◆ **Exercise instructions**
Copy out, unchanged, every line from the start of the records to the line that contains "Answer: -7755017/468 ≈ -16571.", and stop there.

*** Opening of Exercise data ***

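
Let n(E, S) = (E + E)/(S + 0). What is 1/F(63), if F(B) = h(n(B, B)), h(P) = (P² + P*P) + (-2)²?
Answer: 1/12 ≈ 0.083333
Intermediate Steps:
n(E, S) = 2*E/S (n(E, S) = (2*E)/S = 2*E/S)
h(P) = 4 + 2*P² (h(P) = (P² + P²) + 4 = 2*P² + 4 = 4 + 2*P²)
F(B) = 12 (F(B) = 4 + 2*(2*B/B)² = 4 + 2*2² = 4 + 2*4 = 4 + 8 = 12)
1/F(63) = 1/12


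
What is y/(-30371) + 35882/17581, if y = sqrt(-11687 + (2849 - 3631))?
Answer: 35882/17581 - I*sqrt(12469)/30371 ≈ 2.041 - 0.0036767*I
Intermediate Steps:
y = I*sqrt(12469) (y = sqrt(-11687 - 782) = sqrt(-12469) = I*sqrt(12469) ≈ 111.66*I)
y/(-30371) + 35882/17581 = (I*sqrt(12469))/(-30371) + 35882/17581 = (I*sqrt(12469))*(-1/30371) + 35882*(1/17581) = -I*sqrt(12469)/30371 + 35882/17581 = 35882/17581 - I*sqrt(12469)/30371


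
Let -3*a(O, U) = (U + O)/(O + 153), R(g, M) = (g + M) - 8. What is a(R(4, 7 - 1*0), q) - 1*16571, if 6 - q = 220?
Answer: -7755017/468 ≈ -16571.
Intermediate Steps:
q = -214 (q = 6 - 1*220 = 6 - 220 = -214)
R(g, M) = -8 + M + g (R(g, M) = (M + g) - 8 = -8 + M + g)
a(O, U) = -(O + U)/(3*(153 + O)) (a(O, U) = -(U + O)/(3*(O + 153)) = -(O + U)/(3*(153 + O)))
a(R(4, 7 - 1*0), q) - 1*16571 = (-(-8 + (7 - 1*0) + 4) - 1*(-214))/(3*(153 + (-8 + (7 - 1*0) + 4))) - 1*16571 = (-(-8 + (7 + 0) + 4) + 214)/(3*(153 + (-8 + (7 + 0) + 4))) - 16571 = (-(-8 + 7 + 4) + 214)/(3*(153 + (-8 + 7 + 4))) - 16571 = (-1*3 + 214)/(3*(153 + 3)) - 16571 = (1/3)*(-3 + 214)/156 - 16571 = (1/3)*(1/156)*211 - 16571 = 211/468 - 16571 = -7755017/468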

*** Close of Exercise data ***

◆ **Reply to the exercise**
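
Let n(E, S) = (E + E)/(S + 0). What is 1/F(63), if F(B) = h(n(B, B)), h(P) = (P² + P*P) + (-2)²?
Answer: 1/12 ≈ 0.083333
Intermediate Steps:
n(E, S) = 2*E/S (n(E, S) = (2*E)/S = 2*E/S)
h(P) = 4 + 2*P² (h(P) = (P² + P²) + 4 = 2*P² + 4 = 4 + 2*P²)
F(B) = 12 (F(B) = 4 + 2*(2*B/B)² = 4 + 2*2² = 4 + 2*4 = 4 + 8 = 12)
1/F(63) = 1/12


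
What is y/(-30371) + 35882/17581, if y = sqrt(-11687 + (2849 - 3631))?
Answer: 35882/17581 - I*sqrt(12469)/30371 ≈ 2.041 - 0.0036767*I
Intermediate Steps:
y = I*sqrt(12469) (y = sqrt(-11687 - 782) = sqrt(-12469) = I*sqrt(12469) ≈ 111.66*I)
y/(-30371) + 35882/17581 = (I*sqrt(12469))/(-30371) + 35882/17581 = (I*sqrt(12469))*(-1/30371) + 35882*(1/17581) = -I*sqrt(12469)/30371 + 35882/17581 = 35882/17581 - I*sqrt(12469)/30371


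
Let -3*a(O, U) = (U + O)/(O + 153), R(g, M) = (g + M) - 8. What is a(R(4, 7 - 1*0), q) - 1*16571, if 6 - q = 220?
Answer: -7755017/468 ≈ -16571.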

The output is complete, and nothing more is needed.